Problem details:
The lines to retype are the one with "Find the earliest" and all that follow it to the end of the entries below; copy them exactly and nothing else.

Exercise data:
##########

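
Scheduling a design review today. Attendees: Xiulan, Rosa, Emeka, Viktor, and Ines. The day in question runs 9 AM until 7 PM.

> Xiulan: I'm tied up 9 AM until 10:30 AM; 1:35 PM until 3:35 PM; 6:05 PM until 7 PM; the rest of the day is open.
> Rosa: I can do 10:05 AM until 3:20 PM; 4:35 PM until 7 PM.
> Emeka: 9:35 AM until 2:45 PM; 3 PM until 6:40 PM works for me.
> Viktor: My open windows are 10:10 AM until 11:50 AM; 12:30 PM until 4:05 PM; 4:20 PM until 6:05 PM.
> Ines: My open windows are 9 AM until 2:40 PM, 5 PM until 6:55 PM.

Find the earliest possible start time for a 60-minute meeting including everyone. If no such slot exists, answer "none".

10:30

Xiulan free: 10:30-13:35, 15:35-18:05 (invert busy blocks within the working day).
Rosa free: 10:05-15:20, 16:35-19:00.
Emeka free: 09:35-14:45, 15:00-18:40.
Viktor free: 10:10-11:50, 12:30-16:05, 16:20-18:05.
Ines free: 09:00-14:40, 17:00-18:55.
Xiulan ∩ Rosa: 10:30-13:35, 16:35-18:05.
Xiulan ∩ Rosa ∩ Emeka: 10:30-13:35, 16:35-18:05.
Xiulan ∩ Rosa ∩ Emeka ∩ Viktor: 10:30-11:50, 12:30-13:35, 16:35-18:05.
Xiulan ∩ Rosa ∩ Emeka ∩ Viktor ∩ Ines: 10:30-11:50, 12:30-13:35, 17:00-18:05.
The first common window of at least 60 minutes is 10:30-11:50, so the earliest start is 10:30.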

##########

Exercise output:
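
Find the earliest possible start time for a 60-minute meeting including everyone. If no such slot exists, answer "none".

10:30

Xiulan free: 10:30-13:35, 15:35-18:05 (invert busy blocks within the working day).
Rosa free: 10:05-15:20, 16:35-19:00.
Emeka free: 09:35-14:45, 15:00-18:40.
Viktor free: 10:10-11:50, 12:30-16:05, 16:20-18:05.
Ines free: 09:00-14:40, 17:00-18:55.
Xiulan ∩ Rosa: 10:30-13:35, 16:35-18:05.
Xiulan ∩ Rosa ∩ Emeka: 10:30-13:35, 16:35-18:05.
Xiulan ∩ Rosa ∩ Emeka ∩ Viktor: 10:30-11:50, 12:30-13:35, 16:35-18:05.
Xiulan ∩ Rosa ∩ Emeka ∩ Viktor ∩ Ines: 10:30-11:50, 12:30-13:35, 17:00-18:05.
The first common window of at least 60 minutes is 10:30-11:50, so the earliest start is 10:30.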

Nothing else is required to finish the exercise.